(EXERCISE BRIEF): Whatever the records hold, copy it exactly and completely.

(EXERCISE DATA):
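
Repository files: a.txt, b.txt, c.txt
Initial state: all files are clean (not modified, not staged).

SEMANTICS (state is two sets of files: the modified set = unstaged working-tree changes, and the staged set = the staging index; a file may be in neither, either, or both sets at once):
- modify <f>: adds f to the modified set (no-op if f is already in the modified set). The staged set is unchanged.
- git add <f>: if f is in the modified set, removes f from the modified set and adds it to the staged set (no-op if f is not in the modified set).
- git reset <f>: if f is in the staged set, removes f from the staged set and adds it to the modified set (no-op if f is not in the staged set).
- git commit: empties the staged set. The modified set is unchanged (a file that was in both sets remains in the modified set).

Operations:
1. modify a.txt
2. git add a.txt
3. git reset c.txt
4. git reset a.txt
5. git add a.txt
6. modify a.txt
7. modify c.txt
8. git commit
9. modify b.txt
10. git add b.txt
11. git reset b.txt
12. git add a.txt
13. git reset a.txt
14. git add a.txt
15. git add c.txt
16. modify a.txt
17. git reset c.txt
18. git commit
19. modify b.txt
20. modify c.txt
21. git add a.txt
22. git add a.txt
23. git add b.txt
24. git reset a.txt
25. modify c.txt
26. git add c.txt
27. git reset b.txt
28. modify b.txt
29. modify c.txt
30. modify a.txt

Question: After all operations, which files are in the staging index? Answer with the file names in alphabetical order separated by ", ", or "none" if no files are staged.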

(PROBLEM SOLUTION):
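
Repository files: a.txt, b.txt, c.txt
Initial state: all files are clean (not modified, not staged).

SEMANTICS (state is two sets of files: the modified set = unstaged working-tree changes, and the staged set = the staging index; a file may be in neither, either, or both sets at once):
- modify <f>: adds f to the modified set (no-op if f is already in the modified set). The staged set is unchanged.
- git add <f>: if f is in the modified set, removes f from the modified set and adds it to the staged set (no-op if f is not in the modified set).
- git reset <f>: if f is in the staged set, removes f from the staged set and adds it to the modified set (no-op if f is not in the staged set).
- git commit: empties the staged set. The modified set is unchanged (a file that was in both sets remains in the modified set).

Operations:
1. modify a.txt
2. git add a.txt
3. git reset c.txt
4. git reset a.txt
5. git add a.txt
6. modify a.txt
7. modify c.txt
8. git commit
9. modify b.txt
10. git add b.txt
11. git reset b.txt
12. git add a.txt
13. git reset a.txt
14. git add a.txt
15. git add c.txt
16. modify a.txt
17. git reset c.txt
18. git commit
19. modify b.txt
20. modify c.txt
21. git add a.txt
22. git add a.txt
23. git add b.txt
24. git reset a.txt
25. modify c.txt
26. git add c.txt
27. git reset b.txt
28. modify b.txt
29. modify c.txt
30. modify a.txt

Question: After all operations, which files are in the staging index? Answer with the file names in alphabetical order separated by ", ", or "none" if no files are staged.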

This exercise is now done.